Within the listing below, how many lines feature the word "Summing"? Reply with only that number.

'''

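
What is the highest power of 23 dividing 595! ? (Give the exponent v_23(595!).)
v_23(595!) = 26

Legendre's formula: v_p(n!) = Σ_{k ≥ 1} ⌊n / p^k⌋. For p = 23, n = 595, the terms are:
  ⌊595/23^1⌋ = ⌊595/23⌋ = 25
  ⌊595/23^2⌋ = ⌊595/529⌋ = 1
(the next term ⌊595/23^3⌋ = 0, terminating the sum). Summing: v_23(595!) = 25 + 1 = 26.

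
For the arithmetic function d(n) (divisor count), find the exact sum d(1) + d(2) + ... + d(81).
Σ_{n ≤ 81} d(n) = 373

Compute d(n) for each 1 ≤ n ≤ 81: d(1) = 1, d(2) = 2, d(3) = 2, d(4) = 3, d(5) = 2, d(6) = 4, d(7) = 2, d(8) = 4, d(9) = 3, d(10) = 4, d(11) = 2, d(12) = 6, d(13) = 2, d(14) = 4, d(15) = 4, d(16) = 5, d(17) = 2, d(18) = 6, d(19) = 2, d(20) = 6, d(21) = 4, d(22) = 4, d(23) = 2, d(24) = 8, d(25) = 3, d(26) = 4, d(27) = 4, d(28) = 6, d(29) = 2, d(30) = 8, d(31) = 2, d(32) = 6, d(33) = 4, d(34) = 4, d(35) = 4, d(36) = 9, d(37) = 2, d(38) = 4, d(39) = 4, d(40) = 8, d(41) = 2, d(42) = 8, d(43) = 2, d(44) = 6, d(45) = 6, d(46) = 4, d(47) = 2, d(48) = 10, d(49) = 3, d(50) = 6, d(51) = 4, d(52) = 6, d(53) = 2, d(54) = 8, d(55) = 4, d(56) = 8, d(57) = 4, d(58) = 4, d(59) = 2, d(60) = 12, d(61) = 2, d(62) = 4, d(63) = 6, d(64) = 7, d(65) = 4, d(66) = 8, d(67) = 2, d(68) = 6, d(69) = 4, d(70) = 8, d(71) = 2, d(72) = 12, d(73) = 2, d(74) = 4, d(75) = 6, d(76) = 6, d(77) = 4, d(78) = 8, d(79) = 2, d(80) = 10, d(81) = 5. Summing all 81 values: 373. (Dirichlet's divisor formula: Σ_{n ≤ x} d(n) = x ln(x) + (2γ − 1) x + O(√x). For x = 81, the asymptotic estimate is ≈ 368.46.)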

'''

Task answer - 2